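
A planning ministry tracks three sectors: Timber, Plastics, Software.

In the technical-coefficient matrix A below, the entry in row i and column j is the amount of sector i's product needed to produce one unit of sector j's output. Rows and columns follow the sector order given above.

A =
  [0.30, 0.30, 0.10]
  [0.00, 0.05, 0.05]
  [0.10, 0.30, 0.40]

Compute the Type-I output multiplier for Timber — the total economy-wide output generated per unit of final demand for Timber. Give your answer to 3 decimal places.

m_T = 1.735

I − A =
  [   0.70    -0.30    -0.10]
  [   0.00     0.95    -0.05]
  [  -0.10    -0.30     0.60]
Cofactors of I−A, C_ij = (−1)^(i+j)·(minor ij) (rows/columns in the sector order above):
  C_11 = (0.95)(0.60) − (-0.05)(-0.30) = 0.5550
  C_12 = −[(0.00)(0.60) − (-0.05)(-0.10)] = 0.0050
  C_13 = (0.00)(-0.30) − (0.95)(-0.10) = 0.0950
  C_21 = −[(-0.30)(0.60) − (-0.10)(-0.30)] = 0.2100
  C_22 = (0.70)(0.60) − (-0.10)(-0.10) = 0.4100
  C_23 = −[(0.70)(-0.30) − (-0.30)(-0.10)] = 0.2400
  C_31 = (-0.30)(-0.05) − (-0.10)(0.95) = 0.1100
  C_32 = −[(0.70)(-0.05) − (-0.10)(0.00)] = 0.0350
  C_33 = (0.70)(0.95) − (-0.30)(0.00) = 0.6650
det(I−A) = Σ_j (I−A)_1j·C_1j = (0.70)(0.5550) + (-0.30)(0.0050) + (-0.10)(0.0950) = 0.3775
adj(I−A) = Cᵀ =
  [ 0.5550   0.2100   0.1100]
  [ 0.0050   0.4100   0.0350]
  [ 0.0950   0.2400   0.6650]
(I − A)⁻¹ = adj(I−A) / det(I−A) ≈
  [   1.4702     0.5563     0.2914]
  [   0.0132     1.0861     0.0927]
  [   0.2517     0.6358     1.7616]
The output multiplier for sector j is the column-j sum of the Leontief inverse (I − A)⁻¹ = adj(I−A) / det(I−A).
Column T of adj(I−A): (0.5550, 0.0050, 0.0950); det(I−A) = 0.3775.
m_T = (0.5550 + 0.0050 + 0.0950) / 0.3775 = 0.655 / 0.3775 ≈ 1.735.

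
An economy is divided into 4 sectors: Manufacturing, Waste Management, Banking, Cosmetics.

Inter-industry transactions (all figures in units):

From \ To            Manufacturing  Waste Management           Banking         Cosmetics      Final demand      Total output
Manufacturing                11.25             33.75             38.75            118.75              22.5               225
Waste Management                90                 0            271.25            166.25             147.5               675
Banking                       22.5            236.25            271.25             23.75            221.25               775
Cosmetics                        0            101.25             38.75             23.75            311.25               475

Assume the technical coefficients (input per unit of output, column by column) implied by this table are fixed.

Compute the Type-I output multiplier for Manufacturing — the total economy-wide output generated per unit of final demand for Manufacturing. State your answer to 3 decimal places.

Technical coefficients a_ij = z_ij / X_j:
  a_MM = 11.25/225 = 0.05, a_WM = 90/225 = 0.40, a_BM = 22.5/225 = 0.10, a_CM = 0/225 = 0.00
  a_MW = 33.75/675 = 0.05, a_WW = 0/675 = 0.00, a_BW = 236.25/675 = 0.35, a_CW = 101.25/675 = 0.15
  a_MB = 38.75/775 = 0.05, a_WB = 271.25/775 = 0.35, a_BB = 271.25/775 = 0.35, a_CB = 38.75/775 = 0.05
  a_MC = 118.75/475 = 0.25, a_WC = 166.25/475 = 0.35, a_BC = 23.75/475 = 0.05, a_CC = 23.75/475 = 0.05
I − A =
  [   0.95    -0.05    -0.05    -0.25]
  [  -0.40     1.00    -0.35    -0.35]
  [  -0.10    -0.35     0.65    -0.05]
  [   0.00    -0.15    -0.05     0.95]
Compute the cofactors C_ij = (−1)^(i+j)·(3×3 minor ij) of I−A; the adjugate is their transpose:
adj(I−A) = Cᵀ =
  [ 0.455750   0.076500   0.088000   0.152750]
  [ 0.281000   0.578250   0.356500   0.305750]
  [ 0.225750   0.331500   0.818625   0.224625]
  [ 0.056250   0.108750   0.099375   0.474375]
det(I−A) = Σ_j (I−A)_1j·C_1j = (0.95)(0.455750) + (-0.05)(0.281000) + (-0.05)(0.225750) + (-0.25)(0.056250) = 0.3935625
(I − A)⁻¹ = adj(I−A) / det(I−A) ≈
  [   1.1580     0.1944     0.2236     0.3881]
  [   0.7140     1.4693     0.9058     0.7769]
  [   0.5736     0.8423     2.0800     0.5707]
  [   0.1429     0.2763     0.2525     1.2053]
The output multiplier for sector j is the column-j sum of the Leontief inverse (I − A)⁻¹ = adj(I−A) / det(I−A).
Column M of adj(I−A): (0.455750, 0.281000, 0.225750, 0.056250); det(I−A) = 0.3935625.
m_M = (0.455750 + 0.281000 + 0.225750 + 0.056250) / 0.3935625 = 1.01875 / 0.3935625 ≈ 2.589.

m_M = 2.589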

EXERCISE DIRECTIONS:
In the data above, start at the line that has "[0.30, 0.30, 0.10]", stop after the line that has "Inter-industry transactions (all", and print every line in between exactly as it stands.

EXERCISE RESPONSE:
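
  [0.30, 0.30, 0.10]
  [0.00, 0.05, 0.05]
  [0.10, 0.30, 0.40]

Compute the Type-I output multiplier for Timber — the total economy-wide output generated per unit of final demand for Timber. Give your answer to 3 decimal places.

m_T = 1.735

I − A =
  [   0.70    -0.30    -0.10]
  [   0.00     0.95    -0.05]
  [  -0.10    -0.30     0.60]
Cofactors of I−A, C_ij = (−1)^(i+j)·(minor ij) (rows/columns in the sector order above):
  C_11 = (0.95)(0.60) − (-0.05)(-0.30) = 0.5550
  C_12 = −[(0.00)(0.60) − (-0.05)(-0.10)] = 0.0050
  C_13 = (0.00)(-0.30) − (0.95)(-0.10) = 0.0950
  C_21 = −[(-0.30)(0.60) − (-0.10)(-0.30)] = 0.2100
  C_22 = (0.70)(0.60) − (-0.10)(-0.10) = 0.4100
  C_23 = −[(0.70)(-0.30) − (-0.30)(-0.10)] = 0.2400
  C_31 = (-0.30)(-0.05) − (-0.10)(0.95) = 0.1100
  C_32 = −[(0.70)(-0.05) − (-0.10)(0.00)] = 0.0350
  C_33 = (0.70)(0.95) − (-0.30)(0.00) = 0.6650
det(I−A) = Σ_j (I−A)_1j·C_1j = (0.70)(0.5550) + (-0.30)(0.0050) + (-0.10)(0.0950) = 0.3775
adj(I−A) = Cᵀ =
  [ 0.5550   0.2100   0.1100]
  [ 0.0050   0.4100   0.0350]
  [ 0.0950   0.2400   0.6650]
(I − A)⁻¹ = adj(I−A) / det(I−A) ≈
  [   1.4702     0.5563     0.2914]
  [   0.0132     1.0861     0.0927]
  [   0.2517     0.6358     1.7616]
The output multiplier for sector j is the column-j sum of the Leontief inverse (I − A)⁻¹ = adj(I−A) / det(I−A).
Column T of adj(I−A): (0.5550, 0.0050, 0.0950); det(I−A) = 0.3775.
m_T = (0.5550 + 0.0050 + 0.0950) / 0.3775 = 0.655 / 0.3775 ≈ 1.735.

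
An economy is divided into 4 sectors: Manufacturing, Waste Management, Banking, Cosmetics.

Inter-industry transactions (all figures in units):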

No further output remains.